** Extracted data **
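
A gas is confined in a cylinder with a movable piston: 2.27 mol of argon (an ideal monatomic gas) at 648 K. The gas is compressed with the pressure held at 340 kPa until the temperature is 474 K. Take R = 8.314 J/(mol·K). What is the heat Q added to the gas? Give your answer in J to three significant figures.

Isobaric: W = nRΔT = (2.27)(8.314)(-174) = -3284 J.
ΔU = nCᵥΔT with Cᵥ = 3R/2: ΔU = (2.27)(12.47)(-174) = -4926 J.
Q = ΔU + W = -4926 − 3284 = -8210 J.

Q ≈ -8210 J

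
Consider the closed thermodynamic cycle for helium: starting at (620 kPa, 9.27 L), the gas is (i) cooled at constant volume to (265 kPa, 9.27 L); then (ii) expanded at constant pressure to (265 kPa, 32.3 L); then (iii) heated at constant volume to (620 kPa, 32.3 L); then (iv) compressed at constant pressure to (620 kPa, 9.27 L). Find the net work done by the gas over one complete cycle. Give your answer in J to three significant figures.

W_net ≈ -8180 J

Constant-volume legs do no work.
W(ii) = (265)(32.3 − 9.27) = 6103 J; W(iv) = (620)(9.27 − 32.3) = -14279 J.
W_net = 6103 − 14279 = -8176 J (the counter-clockwise enclosed area).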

** Problem **
Write out the entire listing so that each line matches the original exactly.

** Answer to this task **
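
A gas is confined in a cylinder with a movable piston: 2.27 mol of argon (an ideal monatomic gas) at 648 K. The gas is compressed with the pressure held at 340 kPa until the temperature is 474 K. Take R = 8.314 J/(mol·K). What is the heat Q added to the gas? Give your answer in J to three significant figures.

Isobaric: W = nRΔT = (2.27)(8.314)(-174) = -3284 J.
ΔU = nCᵥΔT with Cᵥ = 3R/2: ΔU = (2.27)(12.47)(-174) = -4926 J.
Q = ΔU + W = -4926 − 3284 = -8210 J.

Q ≈ -8210 J

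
Consider the closed thermodynamic cycle for helium: starting at (620 kPa, 9.27 L), the gas is (i) cooled at constant volume to (265 kPa, 9.27 L); then (ii) expanded at constant pressure to (265 kPa, 32.3 L); then (iii) heated at constant volume to (620 kPa, 32.3 L); then (iv) compressed at constant pressure to (620 kPa, 9.27 L). Find the net work done by the gas over one complete cycle. Give your answer in J to three significant figures.

W_net ≈ -8180 J

Constant-volume legs do no work.
W(ii) = (265)(32.3 − 9.27) = 6103 J; W(iv) = (620)(9.27 − 32.3) = -14279 J.
W_net = 6103 − 14279 = -8176 J (the counter-clockwise enclosed area).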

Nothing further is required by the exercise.